• EXERCISE: Would you return all of this data exactly, leaving nothing out?

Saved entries
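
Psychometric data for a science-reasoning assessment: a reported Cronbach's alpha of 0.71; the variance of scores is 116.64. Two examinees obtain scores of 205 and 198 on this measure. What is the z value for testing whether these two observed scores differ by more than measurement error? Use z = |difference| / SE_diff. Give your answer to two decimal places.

SD = √116.64 = 10.800
SEM = 10.800·√(1 − 0.710) ≈ 5.816
SE_diff = √2 · SEM ≈ 8.225
z = 7 / 8.225 ≈ 0.851

0.85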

• COMPLETED TASK:
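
Psychometric data for a science-reasoning assessment: a reported Cronbach's alpha of 0.71; the variance of scores is 116.64. Two examinees obtain scores of 205 and 198 on this measure. What is the z value for testing whether these two observed scores differ by more than measurement error? Use z = |difference| / SE_diff. Give your answer to two decimal places.

SD = √116.64 = 10.800
SEM = 10.800·√(1 − 0.710) ≈ 5.816
SE_diff = √2 · SEM ≈ 8.225
z = 7 / 8.225 ≈ 0.851

0.85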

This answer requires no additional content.